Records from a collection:

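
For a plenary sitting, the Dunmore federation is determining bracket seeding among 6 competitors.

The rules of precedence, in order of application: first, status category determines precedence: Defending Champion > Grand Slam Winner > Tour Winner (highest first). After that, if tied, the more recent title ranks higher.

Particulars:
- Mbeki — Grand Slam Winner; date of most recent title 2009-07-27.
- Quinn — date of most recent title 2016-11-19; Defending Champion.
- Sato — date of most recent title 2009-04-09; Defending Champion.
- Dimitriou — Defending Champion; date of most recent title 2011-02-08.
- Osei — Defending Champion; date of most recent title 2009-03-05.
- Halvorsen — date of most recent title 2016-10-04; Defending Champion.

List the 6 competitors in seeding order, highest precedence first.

By status category: Quinn, Halvorsen, Dimitriou, Sato and Osei (Defending Champion); then Mbeki (Grand Slam Winner).
Among Quinn, Halvorsen, Dimitriou, Sato and Osei, by date of most recent title (later first): Quinn (2016-11-19) before Halvorsen (2016-10-04) before Dimitriou (2011-02-08) before Sato (2009-04-09) before Osei (2009-03-05).
Full order: Quinn, Halvorsen, Dimitriou, Sato, Osei, Mbeki.

Quinn, Halvorsen, Dimitriou, Sato, Osei, Mbeki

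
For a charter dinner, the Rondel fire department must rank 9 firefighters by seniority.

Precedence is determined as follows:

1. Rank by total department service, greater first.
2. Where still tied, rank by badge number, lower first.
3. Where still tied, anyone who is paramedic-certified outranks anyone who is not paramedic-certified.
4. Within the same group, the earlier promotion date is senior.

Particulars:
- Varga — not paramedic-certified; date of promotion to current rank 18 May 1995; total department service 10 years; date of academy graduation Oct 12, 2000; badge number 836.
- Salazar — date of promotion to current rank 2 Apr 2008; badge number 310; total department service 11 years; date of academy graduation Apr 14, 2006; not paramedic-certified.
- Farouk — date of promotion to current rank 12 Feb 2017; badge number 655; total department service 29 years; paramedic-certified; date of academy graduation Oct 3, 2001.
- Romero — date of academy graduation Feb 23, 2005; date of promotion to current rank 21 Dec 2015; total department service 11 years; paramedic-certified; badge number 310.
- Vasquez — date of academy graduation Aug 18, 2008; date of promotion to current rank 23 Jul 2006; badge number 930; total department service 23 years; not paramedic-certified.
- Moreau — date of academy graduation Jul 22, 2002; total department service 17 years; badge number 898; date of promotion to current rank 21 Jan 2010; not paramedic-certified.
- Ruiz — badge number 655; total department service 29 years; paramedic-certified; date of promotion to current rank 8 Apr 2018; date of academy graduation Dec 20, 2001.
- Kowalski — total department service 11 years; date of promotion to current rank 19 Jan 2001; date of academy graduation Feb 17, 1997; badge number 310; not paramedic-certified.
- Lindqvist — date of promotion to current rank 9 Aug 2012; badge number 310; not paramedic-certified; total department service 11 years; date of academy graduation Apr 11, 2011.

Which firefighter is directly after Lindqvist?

Varga

By total department service (higher first): Farouk and Ruiz (both 29 years); then Vasquez (23 years); then Moreau (17 years); then Romero, Kowalski, Salazar and Lindqvist (each 11 years); then Varga (10 years).
Farouk and Ruiz both have badge number 655, so the next rule applies.
Farouk and Ruiz are each paramedic-certified, so the next rule applies.
Among Farouk and Ruiz, by date of promotion to current rank (earlier first): Farouk (12 Feb 2017) before Ruiz (8 Apr 2018).
Romero, Kowalski, Salazar and Lindqvist all have badge number 310, so the next rule applies.
Among Romero, Kowalski, Salazar and Lindqvist, paramedic-certified before not paramedic-certified: Romero (paramedic-certified) before Kowalski, Salazar and Lindqvist (not paramedic-certified).
Among Kowalski, Salazar and Lindqvist, by date of promotion to current rank (earlier first): Kowalski (19 Jan 2001) before Salazar (2 Apr 2008) before Lindqvist (9 Aug 2012).
Order: Farouk, Ruiz, Vasquez, Moreau, Romero, Kowalski, Salazar, Lindqvist, Varga.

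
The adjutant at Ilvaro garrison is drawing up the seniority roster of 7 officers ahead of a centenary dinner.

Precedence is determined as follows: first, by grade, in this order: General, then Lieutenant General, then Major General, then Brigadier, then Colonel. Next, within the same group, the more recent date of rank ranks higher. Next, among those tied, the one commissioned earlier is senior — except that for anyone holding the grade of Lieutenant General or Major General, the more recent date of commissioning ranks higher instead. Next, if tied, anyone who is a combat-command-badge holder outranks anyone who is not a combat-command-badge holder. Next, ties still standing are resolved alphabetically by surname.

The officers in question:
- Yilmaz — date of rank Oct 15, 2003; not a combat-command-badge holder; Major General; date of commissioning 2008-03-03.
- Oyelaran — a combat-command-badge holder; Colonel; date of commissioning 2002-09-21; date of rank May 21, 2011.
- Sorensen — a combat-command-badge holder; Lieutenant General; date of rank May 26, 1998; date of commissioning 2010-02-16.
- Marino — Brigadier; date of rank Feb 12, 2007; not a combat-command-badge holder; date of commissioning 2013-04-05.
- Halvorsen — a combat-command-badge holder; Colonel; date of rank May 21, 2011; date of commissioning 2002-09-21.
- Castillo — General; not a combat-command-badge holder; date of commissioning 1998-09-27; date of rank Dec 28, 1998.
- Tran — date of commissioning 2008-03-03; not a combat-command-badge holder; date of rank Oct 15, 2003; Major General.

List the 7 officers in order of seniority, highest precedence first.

By grade: Castillo (General); then Sorensen (Lieutenant General); then Tran and Yilmaz (Major General); then Marino (Brigadier); then Halvorsen and Oyelaran (Colonel).
Tran and Yilmaz both have date of rank Oct 15, 2003, so the next rule applies.
Tran and Yilmaz both have date of commissioning 2008-03-03, so the next rule applies.
Tran and Yilmaz are each not a combat-command-badge holder, so the next rule applies.
Among Tran and Yilmaz, alphabetically by surname: Tran before Yilmaz.
Halvorsen and Oyelaran both have date of rank May 21, 2011, so the next rule applies.
Halvorsen and Oyelaran both have date of commissioning 2002-09-21, so the next rule applies.
Halvorsen and Oyelaran are each a combat-command-badge holder, so the next rule applies.
Among Halvorsen and Oyelaran, alphabetically by surname: Halvorsen before Oyelaran.
Full order: Castillo, Sorensen, Tran, Yilmaz, Marino, Halvorsen, Oyelaran.

Castillo, Sorensen, Tran, Yilmaz, Marino, Halvorsen, Oyelaran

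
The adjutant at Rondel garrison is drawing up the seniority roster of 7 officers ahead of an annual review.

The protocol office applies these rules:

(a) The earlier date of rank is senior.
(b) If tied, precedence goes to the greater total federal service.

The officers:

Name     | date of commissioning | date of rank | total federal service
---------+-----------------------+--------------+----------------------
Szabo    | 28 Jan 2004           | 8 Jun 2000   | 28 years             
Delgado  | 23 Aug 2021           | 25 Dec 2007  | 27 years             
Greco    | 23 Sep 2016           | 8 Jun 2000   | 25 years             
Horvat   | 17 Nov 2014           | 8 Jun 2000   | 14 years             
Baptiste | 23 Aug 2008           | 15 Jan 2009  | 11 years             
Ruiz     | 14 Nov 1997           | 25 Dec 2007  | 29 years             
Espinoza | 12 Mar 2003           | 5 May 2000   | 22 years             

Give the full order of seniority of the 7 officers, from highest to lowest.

By date of rank (earlier first): Espinoza (5 May 2000); then Szabo, Greco and Horvat (each 8 Jun 2000); then Ruiz and Delgado (both 25 Dec 2007); then Baptiste (15 Jan 2009).
Among Szabo, Greco and Horvat, by total federal service (higher first): Szabo (28 years) before Greco (25 years) before Horvat (14 years).
Among Ruiz and Delgado, by total federal service (higher first): Ruiz (29 years) before Delgado (27 years).
Full order: Espinoza, Szabo, Greco, Horvat, Ruiz, Delgado, Baptiste.

Espinoza, Szabo, Greco, Horvat, Ruiz, Delgado, Baptiste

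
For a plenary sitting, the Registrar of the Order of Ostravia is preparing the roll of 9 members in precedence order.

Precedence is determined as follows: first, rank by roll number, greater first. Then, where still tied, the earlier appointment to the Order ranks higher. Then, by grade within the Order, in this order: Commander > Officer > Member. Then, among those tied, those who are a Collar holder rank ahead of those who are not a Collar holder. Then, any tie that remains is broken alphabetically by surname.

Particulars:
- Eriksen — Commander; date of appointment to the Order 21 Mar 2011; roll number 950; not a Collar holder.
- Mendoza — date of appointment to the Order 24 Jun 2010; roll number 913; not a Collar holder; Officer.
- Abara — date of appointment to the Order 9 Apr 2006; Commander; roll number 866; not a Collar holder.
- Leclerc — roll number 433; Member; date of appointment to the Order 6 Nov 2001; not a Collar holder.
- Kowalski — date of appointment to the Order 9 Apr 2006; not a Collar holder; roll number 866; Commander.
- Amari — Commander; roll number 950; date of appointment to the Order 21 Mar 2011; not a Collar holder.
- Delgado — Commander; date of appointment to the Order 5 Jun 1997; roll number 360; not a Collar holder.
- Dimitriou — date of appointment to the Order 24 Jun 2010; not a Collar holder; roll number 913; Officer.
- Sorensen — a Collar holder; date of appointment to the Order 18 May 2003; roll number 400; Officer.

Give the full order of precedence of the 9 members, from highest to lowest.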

YOUR GOAL: What lines in the data above carry "Commander"? Return them all.

SOLUTION TO THE PROBLEM:
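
Precedence is determined as follows: first, rank by roll number, greater first. Then, where still tied, the earlier appointment to the Order ranks higher. Then, by grade within the Order, in this order: Commander > Officer > Member. Then, among those tied, those who are a Collar holder rank ahead of those who are not a Collar holder. Then, any tie that remains is broken alphabetically by surname.
- Eriksen — Commander; date of appointment to the Order 21 Mar 2011; roll number 950; not a Collar holder.
- Abara — date of appointment to the Order 9 Apr 2006; Commander; roll number 866; not a Collar holder.
- Kowalski — date of appointment to the Order 9 Apr 2006; not a Collar holder; roll number 866; Commander.
- Amari — Commander; roll number 950; date of appointment to the Order 21 Mar 2011; not a Collar holder.
- Delgado — Commander; date of appointment to the Order 5 Jun 1997; roll number 360; not a Collar holder.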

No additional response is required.